Stored items:
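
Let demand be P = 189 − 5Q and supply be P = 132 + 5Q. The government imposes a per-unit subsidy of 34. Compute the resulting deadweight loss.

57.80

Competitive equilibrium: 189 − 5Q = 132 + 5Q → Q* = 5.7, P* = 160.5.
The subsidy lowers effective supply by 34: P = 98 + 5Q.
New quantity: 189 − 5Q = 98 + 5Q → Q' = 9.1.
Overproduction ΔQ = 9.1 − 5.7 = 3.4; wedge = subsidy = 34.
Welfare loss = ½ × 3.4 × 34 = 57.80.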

- Task description -
Every line of the data above should be output exactly as written.

- Your response -
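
Let demand be P = 189 − 5Q and supply be P = 132 + 5Q. The government imposes a per-unit subsidy of 34. Compute the resulting deadweight loss.

57.80

Competitive equilibrium: 189 − 5Q = 132 + 5Q → Q* = 5.7, P* = 160.5.
The subsidy lowers effective supply by 34: P = 98 + 5Q.
New quantity: 189 − 5Q = 98 + 5Q → Q' = 9.1.
Overproduction ΔQ = 9.1 − 5.7 = 3.4; wedge = subsidy = 34.
Welfare loss = ½ × 3.4 × 34 = 57.80.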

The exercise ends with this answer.